(Dataset entries)
|---|

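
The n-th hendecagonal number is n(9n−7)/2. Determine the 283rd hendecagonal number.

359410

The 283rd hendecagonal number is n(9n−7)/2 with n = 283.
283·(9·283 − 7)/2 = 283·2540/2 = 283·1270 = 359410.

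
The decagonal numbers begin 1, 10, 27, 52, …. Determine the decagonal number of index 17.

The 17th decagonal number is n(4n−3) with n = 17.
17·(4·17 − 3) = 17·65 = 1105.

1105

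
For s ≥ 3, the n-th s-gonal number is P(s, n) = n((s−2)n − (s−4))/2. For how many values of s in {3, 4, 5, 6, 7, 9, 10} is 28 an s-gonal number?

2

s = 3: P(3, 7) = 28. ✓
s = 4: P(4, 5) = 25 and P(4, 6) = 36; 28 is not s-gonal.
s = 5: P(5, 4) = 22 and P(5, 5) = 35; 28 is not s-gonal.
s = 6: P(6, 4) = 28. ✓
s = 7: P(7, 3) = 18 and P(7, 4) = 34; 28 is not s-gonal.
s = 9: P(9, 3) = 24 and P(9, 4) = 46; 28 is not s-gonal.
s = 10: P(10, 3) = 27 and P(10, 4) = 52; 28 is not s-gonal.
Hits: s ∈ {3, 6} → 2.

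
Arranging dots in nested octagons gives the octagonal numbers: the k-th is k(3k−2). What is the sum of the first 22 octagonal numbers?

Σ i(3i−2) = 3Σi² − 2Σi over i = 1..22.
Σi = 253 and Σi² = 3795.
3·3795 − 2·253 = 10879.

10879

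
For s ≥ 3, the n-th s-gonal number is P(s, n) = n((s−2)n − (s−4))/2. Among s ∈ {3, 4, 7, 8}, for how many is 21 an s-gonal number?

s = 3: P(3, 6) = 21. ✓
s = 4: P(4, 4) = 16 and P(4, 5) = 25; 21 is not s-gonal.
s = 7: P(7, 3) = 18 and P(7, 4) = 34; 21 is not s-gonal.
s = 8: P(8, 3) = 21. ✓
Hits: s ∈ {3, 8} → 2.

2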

|---|

**ASSIGNED TASK**
Print all the records precisely.

**EXERCISE OUTPUT**
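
The n-th hendecagonal number is n(9n−7)/2. Determine the 283rd hendecagonal number.

359410

The 283rd hendecagonal number is n(9n−7)/2 with n = 283.
283·(9·283 − 7)/2 = 283·2540/2 = 283·1270 = 359410.

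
The decagonal numbers begin 1, 10, 27, 52, …. Determine the decagonal number of index 17.

The 17th decagonal number is n(4n−3) with n = 17.
17·(4·17 − 3) = 17·65 = 1105.

1105

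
For s ≥ 3, the n-th s-gonal number is P(s, n) = n((s−2)n − (s−4))/2. For how many values of s in {3, 4, 5, 6, 7, 9, 10} is 28 an s-gonal number?

2

s = 3: P(3, 7) = 28. ✓
s = 4: P(4, 5) = 25 and P(4, 6) = 36; 28 is not s-gonal.
s = 5: P(5, 4) = 22 and P(5, 5) = 35; 28 is not s-gonal.
s = 6: P(6, 4) = 28. ✓
s = 7: P(7, 3) = 18 and P(7, 4) = 34; 28 is not s-gonal.
s = 9: P(9, 3) = 24 and P(9, 4) = 46; 28 is not s-gonal.
s = 10: P(10, 3) = 27 and P(10, 4) = 52; 28 is not s-gonal.
Hits: s ∈ {3, 6} → 2.

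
Arranging dots in nested octagons gives the octagonal numbers: the k-th is k(3k−2). What is the sum of the first 22 octagonal numbers?

Σ i(3i−2) = 3Σi² − 2Σi over i = 1..22.
Σi = 253 and Σi² = 3795.
3·3795 − 2·253 = 10879.

10879

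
For s ≥ 3, the n-th s-gonal number is P(s, n) = n((s−2)n − (s−4))/2. Among s ∈ {3, 4, 7, 8}, for how many is 21 an s-gonal number?

s = 3: P(3, 6) = 21. ✓
s = 4: P(4, 4) = 16 and P(4, 5) = 25; 21 is not s-gonal.
s = 7: P(7, 3) = 18 and P(7, 4) = 34; 21 is not s-gonal.
s = 8: P(8, 3) = 21. ✓
Hits: s ∈ {3, 8} → 2.

2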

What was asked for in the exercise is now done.